§ **Task to complete**
In the entries below, find the line with "Let R = o, o" and the line with "Answer: 186". Reproduce those two lines and every line between them exactly, and nothing more.

┌──

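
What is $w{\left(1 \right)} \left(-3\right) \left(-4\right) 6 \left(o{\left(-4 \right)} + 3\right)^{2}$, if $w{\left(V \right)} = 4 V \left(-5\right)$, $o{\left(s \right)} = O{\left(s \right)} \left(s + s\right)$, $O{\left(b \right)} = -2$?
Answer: $-519840$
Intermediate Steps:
$o{\left(s \right)} = - 4 s$ ($o{\left(s \right)} = - 2 \left(s + s\right) = - 2 \cdot 2 s = - 4 s$)
$w{\left(V \right)} = - 20 V$
$w{\left(1 \right)} \left(-3\right) \left(-4\right) 6 \left(o{\left(-4 \right)} + 3\right)^{2} = \left(-20\right) 1 \left(-3\right) \left(-4\right) 6 \left(\left(-4\right) \left(-4\right) + 3\right)^{2} = - 20 \cdot 12 \cdot 6 \left(16 + 3\right)^{2} = \left(-20\right) 72 \cdot 19^{2} = \left(-1440\right) 361 = -519840$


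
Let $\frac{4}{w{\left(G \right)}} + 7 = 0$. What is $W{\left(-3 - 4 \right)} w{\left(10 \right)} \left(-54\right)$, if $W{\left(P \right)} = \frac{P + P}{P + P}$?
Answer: $\frac{216}{7} \approx 30.857$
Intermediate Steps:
$W{\left(P \right)} = 1$ ($W{\left(P \right)} = \frac{2 P}{2 P} = 2 P \frac{1}{2 P} = 1$)
$w{\left(G \right)} = - \frac{4}{7}$ ($w{\left(G \right)} = \frac{4}{-7 + 0} = \frac{4}{-7} = 4 \left(- \frac{1}{7}\right) = - \frac{4}{7}$)
$W{\left(-3 - 4 \right)} w{\left(10 \right)} \left(-54\right) = 1 \left(- \frac{4}{7}\right) \left(-54\right) = \left(- \frac{4}{7}\right) \left(-54\right) = \frac{216}{7}$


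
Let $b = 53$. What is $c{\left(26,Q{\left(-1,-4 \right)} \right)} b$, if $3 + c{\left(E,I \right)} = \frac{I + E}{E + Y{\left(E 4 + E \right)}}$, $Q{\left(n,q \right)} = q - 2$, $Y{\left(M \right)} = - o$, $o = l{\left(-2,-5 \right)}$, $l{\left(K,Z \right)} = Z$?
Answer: $- \frac{3869}{31} \approx -124.81$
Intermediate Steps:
$o = -5$
$Y{\left(M \right)} = 5$ ($Y{\left(M \right)} = \left(-1\right) \left(-5\right) = 5$)
$Q{\left(n,q \right)} = -2 + q$
$c{\left(E,I \right)} = -3 + \frac{E + I}{5 + E}$ ($c{\left(E,I \right)} = -3 + \frac{I + E}{E + 5} = -3 + \frac{E + I}{5 + E}$)
$c{\left(26,Q{\left(-1,-4 \right)} \right)} b = \frac{-15 - 6 - 52}{5 + 26} \cdot 53 = \frac{-15 - 6 - 52}{31} \cdot 53 = \frac{1}{31} \left(-73\right) 53 = \left(- \frac{73}{31}\right) 53 = - \frac{3869}{31}$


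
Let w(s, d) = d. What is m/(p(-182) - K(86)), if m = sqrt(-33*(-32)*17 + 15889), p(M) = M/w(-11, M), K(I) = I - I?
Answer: sqrt(33841) ≈ 183.96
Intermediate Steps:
K(I) = 0
p(M) = 1 (p(M) = M/M = 1)
m = sqrt(33841) (m = sqrt(1056*17 + 15889) = sqrt(17952 + 15889) = sqrt(33841) ≈ 183.96)
m/(p(-182) - K(86)) = sqrt(33841)/(1 - 1*0) = sqrt(33841)/(1 + 0) = sqrt(33841)/1 = sqrt(33841)*1 = sqrt(33841)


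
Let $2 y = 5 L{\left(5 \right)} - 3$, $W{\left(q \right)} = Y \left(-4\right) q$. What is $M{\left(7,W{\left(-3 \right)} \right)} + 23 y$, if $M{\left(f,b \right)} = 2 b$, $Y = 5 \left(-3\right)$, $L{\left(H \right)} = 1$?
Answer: $-337$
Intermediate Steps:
$Y = -15$
$W{\left(q \right)} = 60 q$ ($W{\left(q \right)} = \left(-15\right) \left(-4\right) q = 60 q$)
$y = 1$ ($y = \frac{5 \cdot 1 - 3}{2} = \frac{5 - 3}{2} = \frac{1}{2} \cdot 2 = 1$)
$M{\left(7,W{\left(-3 \right)} \right)} + 23 y = 2 \cdot 60 \left(-3\right) + 23 \cdot 1 = 2 \left(-180\right) + 23 = -360 + 23 = -337$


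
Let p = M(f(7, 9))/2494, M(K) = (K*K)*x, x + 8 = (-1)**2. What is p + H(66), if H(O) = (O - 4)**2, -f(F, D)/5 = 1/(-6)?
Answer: 345129521/89784 ≈ 3844.0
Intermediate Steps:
f(F, D) = 5/6 (f(F, D) = -5/(-6) = -5*(-1/6) = 5/6)
H(O) = (-4 + O)**2
x = -7 (x = -8 + (-1)**2 = -8 + 1 = -7)
M(K) = -7*K**2 (M(K) = (K*K)*(-7) = K**2*(-7) = -7*K**2)
p = -175/89784 (p = -7*(5/6)**2/2494 = -7*25/36*(1/2494) = -175/36*1/2494 = -175/89784 ≈ -0.0019491)
p + H(66) = -175/89784 + (-4 + 66)**2 = -175/89784 + 62**2 = -175/89784 + 3844 = 345129521/89784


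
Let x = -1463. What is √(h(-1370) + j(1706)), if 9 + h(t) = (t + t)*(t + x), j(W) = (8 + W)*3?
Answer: √7767553 ≈ 2787.0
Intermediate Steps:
j(W) = 24 + 3*W
h(t) = -9 + 2*t*(-1463 + t) (h(t) = -9 + (t + t)*(t - 1463) = -9 + (2*t)*(-1463 + t) = -9 + 2*t*(-1463 + t))
√(h(-1370) + j(1706)) = √((-9 - 2926*(-1370) + 2*(-1370)²) + (24 + 3*1706)) = √((-9 + 4008620 + 2*1876900) + (24 + 5118)) = √((-9 + 4008620 + 3753800) + 5142) = √(7762411 + 5142) = √7767553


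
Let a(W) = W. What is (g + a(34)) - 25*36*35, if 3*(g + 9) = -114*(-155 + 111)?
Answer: -29803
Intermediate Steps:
g = 1663 (g = -9 + (-114*(-155 + 111))/3 = -9 + (-114*(-44))/3 = -9 + (1/3)*5016 = -9 + 1672 = 1663)
(g + a(34)) - 25*36*35 = (1663 + 34) - 25*36*35 = 1697 - 900*35 = 1697 - 31500 = -29803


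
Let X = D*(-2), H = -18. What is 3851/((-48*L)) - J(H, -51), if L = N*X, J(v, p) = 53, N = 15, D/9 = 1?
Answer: -683029/12960 ≈ -52.703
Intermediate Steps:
D = 9 (D = 9*1 = 9)
X = -18 (X = 9*(-2) = -18)
L = -270 (L = 15*(-18) = -270)
3851/((-48*L)) - J(H, -51) = 3851/((-48*(-270))) - 1*53 = 3851/12960 - 53 = -683029/12960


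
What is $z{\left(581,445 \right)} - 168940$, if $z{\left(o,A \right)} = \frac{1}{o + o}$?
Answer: $- \frac{196308279}{1162} \approx -1.6894 \cdot 10^{5}$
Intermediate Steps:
$z{\left(o,A \right)} = \frac{1}{2 o}$
$z{\left(581,445 \right)} - 168940 = \frac{1}{2 \cdot 581} - 168940 = \frac{1}{2} \cdot \frac{1}{581} - 168940 = \frac{1}{1162} - 168940 = - \frac{196308279}{1162}$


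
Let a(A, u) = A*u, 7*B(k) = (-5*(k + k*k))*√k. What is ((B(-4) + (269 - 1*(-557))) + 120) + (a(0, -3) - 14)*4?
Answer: 890 - 120*I/7 ≈ 890.0 - 17.143*I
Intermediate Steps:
B(k) = √k*(-5*k - 5*k²)/7 (B(k) = ((-5*(k + k*k))*√k)/7 = ((-5*(k + k²))*√k)/7 = ((-5*k - 5*k²)*√k)/7 = (√k*(-5*k - 5*k²))/7 = √k*(-5*k - 5*k²)/7)
((B(-4) + (269 - 1*(-557))) + 120) + (a(0, -3) - 14)*4 = ((5*(-4)^(3/2)*(-1 - 1*(-4))/7 + (269 - 1*(-557))) + 120) + (0*(-3) - 14)*4 = ((5*(-8*I)*(-1 + 4)/7 + (269 + 557)) + 120) + (0 - 14)*4 = (((5/7)*(-8*I)*3 + 826) + 120) - 14*4 = ((-120*I/7 + 826) + 120) - 56 = ((826 - 120*I/7) + 120) - 56 = (946 - 120*I/7) - 56 = 890 - 120*I/7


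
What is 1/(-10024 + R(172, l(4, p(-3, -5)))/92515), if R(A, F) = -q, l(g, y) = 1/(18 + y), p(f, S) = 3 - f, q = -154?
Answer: -92515/927370206 ≈ -9.9761e-5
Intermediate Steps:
R(A, F) = 154 (R(A, F) = -1*(-154) = 154)
1/(-10024 + R(172, l(4, p(-3, -5)))/92515) = 1/(-10024 + 154/92515) = 1/(-927370206/92515) = -92515/927370206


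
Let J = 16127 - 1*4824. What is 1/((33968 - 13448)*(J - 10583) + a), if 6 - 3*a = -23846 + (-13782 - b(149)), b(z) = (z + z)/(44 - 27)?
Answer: 51/754134476 ≈ 6.7627e-8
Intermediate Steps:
J = 11303 (J = 16127 - 4824 = 11303)
b(z) = 2*z/17 (b(z) = (2*z)/17 = (2*z)*(1/17) = 2*z/17)
a = 640076/51 (a = 2 - (-23846 + (-13782 - 2*149/17))/3 = 2 - (-23846 + (-13782 - 1*298/17))/3 = 2 - (-23846 + (-13782 - 298/17))/3 = 2 - (-23846 - 234592/17)/3 = 2 - ⅓*(-639974/17) = 2 + 639974/51 = 640076/51 ≈ 12551.)
1/((33968 - 13448)*(J - 10583) + a) = 1/((33968 - 13448)*(11303 - 10583) + 640076/51) = 1/(20520*720 + 640076/51) = 1/(14774400 + 640076/51) = 1/(754134476/51) = 51/754134476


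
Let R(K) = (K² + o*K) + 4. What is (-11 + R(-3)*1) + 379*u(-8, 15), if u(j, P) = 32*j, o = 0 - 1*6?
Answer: -97004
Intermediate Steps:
o = -6 (o = 0 - 6 = -6)
R(K) = 4 + K² - 6*K (R(K) = (K² - 6*K) + 4 = 4 + K² - 6*K)
(-11 + R(-3)*1) + 379*u(-8, 15) = (-11 + (4 + (-3)² - 6*(-3))*1) + 379*(32*(-8)) = (-11 + (4 + 9 + 18)*1) + 379*(-256) = (-11 + 31*1) - 97024 = (-11 + 31) - 97024 = 20 - 97024 = -97004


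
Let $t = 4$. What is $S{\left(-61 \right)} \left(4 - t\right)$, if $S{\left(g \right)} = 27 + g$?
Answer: $0$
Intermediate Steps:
$S{\left(-61 \right)} \left(4 - t\right) = \left(27 - 61\right) \left(4 - 4\right) = - 34 \left(4 - 4\right) = \left(-34\right) 0 = 0$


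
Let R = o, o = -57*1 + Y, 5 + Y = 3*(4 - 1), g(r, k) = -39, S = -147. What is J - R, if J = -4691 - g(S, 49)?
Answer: -4599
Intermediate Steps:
Y = 4 (Y = -5 + 3*(4 - 1) = -5 + 3*3 = -5 + 9 = 4)
J = -4652 (J = -4691 - 1*(-39) = -4691 + 39 = -4652)
o = -53 (o = -57*1 + 4 = -57 + 4 = -53)
R = -53
J - R = -4652 - 1*(-53) = -4652 + 53 = -4599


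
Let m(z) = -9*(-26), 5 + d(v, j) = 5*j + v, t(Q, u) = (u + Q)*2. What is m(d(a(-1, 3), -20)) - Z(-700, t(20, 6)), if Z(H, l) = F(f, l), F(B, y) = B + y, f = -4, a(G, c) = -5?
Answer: 186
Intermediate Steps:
t(Q, u) = 2*Q + 2*u (t(Q, u) = (Q + u)*2 = 2*Q + 2*u)
d(v, j) = -5 + v + 5*j (d(v, j) = -5 + (5*j + v) = -5 + (v + 5*j) = -5 + v + 5*j)
m(z) = 234
Z(H, l) = -4 + l
m(d(a(-1, 3), -20)) - Z(-700, t(20, 6)) = 234 - (-4 + (2*20 + 2*6)) = 234 - (-4 + (40 + 12)) = 234 - (-4 + 52) = 234 - 1*48 = 234 - 48 = 186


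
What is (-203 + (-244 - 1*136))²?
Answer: 339889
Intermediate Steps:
(-203 + (-244 - 1*136))² = (-203 + (-244 - 136))² = (-203 - 380)² = (-583)² = 339889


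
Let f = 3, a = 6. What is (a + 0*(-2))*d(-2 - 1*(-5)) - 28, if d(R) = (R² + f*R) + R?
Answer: 98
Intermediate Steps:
d(R) = R² + 4*R (d(R) = (R² + 3*R) + R = R² + 4*R)
(a + 0*(-2))*d(-2 - 1*(-5)) - 28 = (6 + 0*(-2))*((-2 - 1*(-5))*(4 + (-2 - 1*(-5)))) - 28 = (6 + 0)*((-2 + 5)*(4 + (-2 + 5))) - 28 = 6*(3*(4 + 3)) - 28 = 6*(3*7) - 28 = 6*21 - 28 = 126 - 28 = 98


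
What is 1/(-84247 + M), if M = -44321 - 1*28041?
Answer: -1/156609 ≈ -6.3853e-6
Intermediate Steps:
M = -72362 (M = -44321 - 28041 = -72362)
1/(-84247 + M) = 1/(-84247 - 72362) = 1/(-156609) = -1/156609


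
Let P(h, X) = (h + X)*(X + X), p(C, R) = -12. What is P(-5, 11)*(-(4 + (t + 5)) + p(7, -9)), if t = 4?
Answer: -3300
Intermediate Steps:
P(h, X) = 2*X*(X + h) (P(h, X) = (X + h)*(2*X) = 2*X*(X + h))
P(-5, 11)*(-(4 + (t + 5)) + p(7, -9)) = (2*11*(11 - 5))*(-(4 + (4 + 5)) - 12) = (2*11*6)*(-(4 + 9) - 12) = 132*(-1*13 - 12) = 132*(-13 - 12) = 132*(-25) = -3300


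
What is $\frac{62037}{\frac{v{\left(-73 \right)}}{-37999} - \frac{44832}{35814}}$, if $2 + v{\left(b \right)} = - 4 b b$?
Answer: $- \frac{14070986115147}{156681386} \approx -89806.0$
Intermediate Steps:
$v{\left(b \right)} = -2 - 4 b^{2}$ ($v{\left(b \right)} = -2 - 4 b b = -2 - 4 b^{2}$)
$\frac{62037}{\frac{v{\left(-73 \right)}}{-37999} - \frac{44832}{35814}} = \frac{62037}{\frac{-2 - 4 \left(-73\right)^{2}}{-37999} - \frac{44832}{35814}} = \frac{62037}{\left(-2 - 21316\right) \left(- \frac{1}{37999}\right) - \frac{7472}{5969}} = \frac{62037}{\left(-21318\right) \left(- \frac{1}{37999}\right) - \frac{7472}{5969}} = \frac{62037}{\frac{21318}{37999} - \frac{7472}{5969}} = \frac{62037}{- \frac{156681386}{226816031}} = 62037 \left(- \frac{226816031}{156681386}\right) = - \frac{14070986115147}{156681386}$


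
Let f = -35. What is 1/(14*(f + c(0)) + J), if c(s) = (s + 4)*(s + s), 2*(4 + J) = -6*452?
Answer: -1/1850 ≈ -0.00054054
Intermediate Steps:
J = -1360 (J = -4 + (-6*452)/2 = -4 + (½)*(-2712) = -4 - 1356 = -1360)
c(s) = 2*s*(4 + s) (c(s) = (4 + s)*(2*s) = 2*s*(4 + s))
1/(14*(f + c(0)) + J) = 1/(14*(-35 + 2*0*(4 + 0)) - 1360) = 1/(14*(-35 + 2*0*4) - 1360) = 1/(14*(-35 + 0) - 1360) = 1/(14*(-35) - 1360) = 1/(-490 - 1360) = 1/(-1850) = -1/1850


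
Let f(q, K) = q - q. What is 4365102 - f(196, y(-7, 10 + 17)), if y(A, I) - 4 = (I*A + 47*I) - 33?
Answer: 4365102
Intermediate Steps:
y(A, I) = -29 + 47*I + A*I (y(A, I) = 4 + ((I*A + 47*I) - 33) = 4 + ((A*I + 47*I) - 33) = 4 + ((47*I + A*I) - 33) = 4 + (-33 + 47*I + A*I) = -29 + 47*I + A*I)
f(q, K) = 0
4365102 - f(196, y(-7, 10 + 17)) = 4365102 - 1*0 = 4365102 + 0 = 4365102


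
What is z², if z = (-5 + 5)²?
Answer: 0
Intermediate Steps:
z = 0 (z = 0² = 0)
z² = 0² = 0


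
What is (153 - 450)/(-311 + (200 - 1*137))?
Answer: 297/248 ≈ 1.1976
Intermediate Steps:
(153 - 450)/(-311 + (200 - 1*137)) = -297/(-311 + (200 - 137)) = -297/(-311 + 63) = -297/(-248) = -297*(-1/248) = 297/248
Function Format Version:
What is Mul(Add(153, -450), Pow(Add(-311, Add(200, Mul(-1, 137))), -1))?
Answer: Rational(297, 248) ≈ 1.1976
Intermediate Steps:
Mul(Add(153, -450), Pow(Add(-311, Add(200, Mul(-1, 137))), -1)) = Mul(-297, Pow(Add(-311, Add(200, -137)), -1)) = Mul(-297, Pow(Add(-311, 63), -1)) = Mul(-297, Pow(-248, -1)) = Mul(-297, Rational(-1, 248)) = Rational(297, 248)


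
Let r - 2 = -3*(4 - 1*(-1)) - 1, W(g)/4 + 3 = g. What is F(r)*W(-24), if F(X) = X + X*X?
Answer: -19656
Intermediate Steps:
W(g) = -12 + 4*g
r = -14 (r = 2 + (-3*(4 - 1*(-1)) - 1) = 2 + (-3*(4 + 1) - 1) = 2 + (-3*5 - 1) = 2 + (-15 - 1) = 2 - 16 = -14)
F(X) = X + X²
F(r)*W(-24) = (-14*(1 - 14))*(-12 + 4*(-24)) = (-14*(-13))*(-12 - 96) = 182*(-108) = -19656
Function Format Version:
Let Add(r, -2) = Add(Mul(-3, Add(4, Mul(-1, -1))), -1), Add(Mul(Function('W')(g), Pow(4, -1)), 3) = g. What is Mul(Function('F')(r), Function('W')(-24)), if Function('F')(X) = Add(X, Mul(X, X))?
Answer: -19656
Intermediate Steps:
Function('W')(g) = Add(-12, Mul(4, g))
r = -14 (r = Add(2, Add(Mul(-3, Add(4, Mul(-1, -1))), -1)) = Add(2, Add(Mul(-3, Add(4, 1)), -1)) = Add(2, Add(Mul(-3, 5), -1)) = Add(2, Add(-15, -1)) = Add(2, -16) = -14)
Function('F')(X) = Add(X, Pow(X, 2))
Mul(Function('F')(r), Function('W')(-24)) = Mul(Mul(-14, Add(1, -14)), Add(-12, Mul(4, -24))) = Mul(Mul(-14, -13), Add(-12, -96)) = Mul(182, -108) = -19656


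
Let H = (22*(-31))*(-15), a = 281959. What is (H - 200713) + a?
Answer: 91476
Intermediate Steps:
H = 10230 (H = -682*(-15) = 10230)
(H - 200713) + a = (10230 - 200713) + 281959 = -190483 + 281959 = 91476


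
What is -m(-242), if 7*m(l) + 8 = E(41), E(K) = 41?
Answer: -33/7 ≈ -4.7143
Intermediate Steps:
m(l) = 33/7 (m(l) = -8/7 + (⅐)*41 = -8/7 + 41/7 = 33/7)
-m(-242) = -1*33/7 = -33/7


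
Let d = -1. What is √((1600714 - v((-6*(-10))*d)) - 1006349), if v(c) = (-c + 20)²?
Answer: √587965 ≈ 766.79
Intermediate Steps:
v(c) = (20 - c)²
√((1600714 - v((-6*(-10))*d)) - 1006349) = √((1600714 - (-20 - 6*(-10)*(-1))²) - 1006349) = √((1600714 - (-20 + 60*(-1))²) - 1006349) = √((1600714 - (-20 - 60)²) - 1006349) = √((1600714 - 1*(-80)²) - 1006349) = √((1600714 - 1*6400) - 1006349) = √((1600714 - 6400) - 1006349) = √(1594314 - 1006349) = √587965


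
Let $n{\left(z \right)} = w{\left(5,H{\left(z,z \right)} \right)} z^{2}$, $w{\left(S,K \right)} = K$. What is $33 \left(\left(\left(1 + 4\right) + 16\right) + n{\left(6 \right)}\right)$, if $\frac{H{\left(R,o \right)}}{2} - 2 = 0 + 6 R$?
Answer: $90981$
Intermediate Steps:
$H{\left(R,o \right)} = 4 + 12 R$ ($H{\left(R,o \right)} = 4 + 2 \left(0 + 6 R\right) = 4 + 2 \cdot 6 R = 4 + 12 R$)
$n{\left(z \right)} = z^{2} \left(4 + 12 z\right)$ ($n{\left(z \right)} = \left(4 + 12 z\right) z^{2} = z^{2} \left(4 + 12 z\right)$)
$33 \left(\left(\left(1 + 4\right) + 16\right) + n{\left(6 \right)}\right) = 33 \left(\left(\left(1 + 4\right) + 16\right) + 6^{2} \left(4 + 12 \cdot 6\right)\right) = 33 \left(\left(5 + 16\right) + 36 \left(4 + 72\right)\right) = 33 \left(21 + 36 \cdot 76\right) = 33 \left(21 + 2736\right) = 33 \cdot 2757 = 90981$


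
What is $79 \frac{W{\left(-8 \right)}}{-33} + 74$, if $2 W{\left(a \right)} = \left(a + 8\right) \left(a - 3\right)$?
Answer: $74$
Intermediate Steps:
$W{\left(a \right)} = \frac{\left(-3 + a\right) \left(8 + a\right)}{2}$ ($W{\left(a \right)} = \frac{\left(a + 8\right) \left(a - 3\right)}{2} = \frac{\left(8 + a\right) \left(-3 + a\right)}{2} = \frac{\left(-3 + a\right) \left(8 + a\right)}{2}$)
$79 \frac{W{\left(-8 \right)}}{-33} + 74 = 79 \frac{-12 + \frac{\left(-8\right)^{2}}{2} + \frac{5}{2} \left(-8\right)}{-33} + 74 = 79 \left(-12 + \frac{1}{2} \cdot 64 - 20\right) \left(- \frac{1}{33}\right) + 74 = 79 \left(-12 + 32 - 20\right) \left(- \frac{1}{33}\right) + 74 = 79 \cdot 0 \left(- \frac{1}{33}\right) + 74 = 79 \cdot 0 + 74 = 0 + 74 = 74$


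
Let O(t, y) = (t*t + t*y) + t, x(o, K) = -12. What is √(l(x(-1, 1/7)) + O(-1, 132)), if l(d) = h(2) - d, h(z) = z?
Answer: I*√118 ≈ 10.863*I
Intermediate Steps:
O(t, y) = t + t² + t*y (O(t, y) = (t² + t*y) + t = t + t² + t*y)
l(d) = 2 - d
√(l(x(-1, 1/7)) + O(-1, 132)) = √((2 - 1*(-12)) - (1 - 1 + 132)) = √((2 + 12) - 1*132) = √(14 - 132) = √(-118) = I*√118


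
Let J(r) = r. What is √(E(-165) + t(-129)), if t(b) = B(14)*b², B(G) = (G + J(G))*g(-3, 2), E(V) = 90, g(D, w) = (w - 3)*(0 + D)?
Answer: 3*√155326 ≈ 1182.3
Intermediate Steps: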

└──

§ **Response to the task**
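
Let R = o, o = -57*1 + Y, 5 + Y = 3*(4 - 1), g(r, k) = -39, S = -147. What is J - R, if J = -4691 - g(S, 49)?
Answer: -4599
Intermediate Steps:
Y = 4 (Y = -5 + 3*(4 - 1) = -5 + 3*3 = -5 + 9 = 4)
J = -4652 (J = -4691 - 1*(-39) = -4691 + 39 = -4652)
o = -53 (o = -57*1 + 4 = -57 + 4 = -53)
R = -53
J - R = -4652 - 1*(-53) = -4652 + 53 = -4599


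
Let m(z) = -9*(-26), 5 + d(v, j) = 5*j + v, t(Q, u) = (u + Q)*2. What is m(d(a(-1, 3), -20)) - Z(-700, t(20, 6)), if Z(H, l) = F(f, l), F(B, y) = B + y, f = -4, a(G, c) = -5?
Answer: 186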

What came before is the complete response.